■ Problem statement
Reproduce each entry exactly.

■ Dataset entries
■ ■ ■ ■ ■
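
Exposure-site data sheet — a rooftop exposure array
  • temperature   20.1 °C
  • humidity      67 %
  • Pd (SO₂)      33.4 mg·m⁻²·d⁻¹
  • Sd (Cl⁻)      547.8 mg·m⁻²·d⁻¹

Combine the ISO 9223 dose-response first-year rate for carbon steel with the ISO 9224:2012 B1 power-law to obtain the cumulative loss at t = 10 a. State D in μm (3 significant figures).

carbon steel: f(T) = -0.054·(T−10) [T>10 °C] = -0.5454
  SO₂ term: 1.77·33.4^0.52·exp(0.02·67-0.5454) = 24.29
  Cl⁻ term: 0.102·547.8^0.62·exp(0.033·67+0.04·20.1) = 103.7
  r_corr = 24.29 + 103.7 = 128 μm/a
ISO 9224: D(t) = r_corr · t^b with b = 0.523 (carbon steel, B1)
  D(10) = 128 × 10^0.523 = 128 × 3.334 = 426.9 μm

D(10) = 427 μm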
■ ■ ■ ■ ■
■ Result of the exercise
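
Exposure-site data sheet — a rooftop exposure array
  • temperature   20.1 °C
  • humidity      67 %
  • Pd (SO₂)      33.4 mg·m⁻²·d⁻¹
  • Sd (Cl⁻)      547.8 mg·m⁻²·d⁻¹

Combine the ISO 9223 dose-response first-year rate for carbon steel with the ISO 9224:2012 B1 power-law to obtain the cumulative loss at t = 10 a. State D in μm (3 significant figures).

carbon steel: f(T) = -0.054·(T−10) [T>10 °C] = -0.5454
  SO₂ term: 1.77·33.4^0.52·exp(0.02·67-0.5454) = 24.29
  Cl⁻ term: 0.102·547.8^0.62·exp(0.033·67+0.04·20.1) = 103.7
  r_corr = 24.29 + 103.7 = 128 μm/a
ISO 9224: D(t) = r_corr · t^b with b = 0.523 (carbon steel, B1)
  D(10) = 128 × 10^0.523 = 128 × 3.334 = 426.9 μm

D(10) = 427 μm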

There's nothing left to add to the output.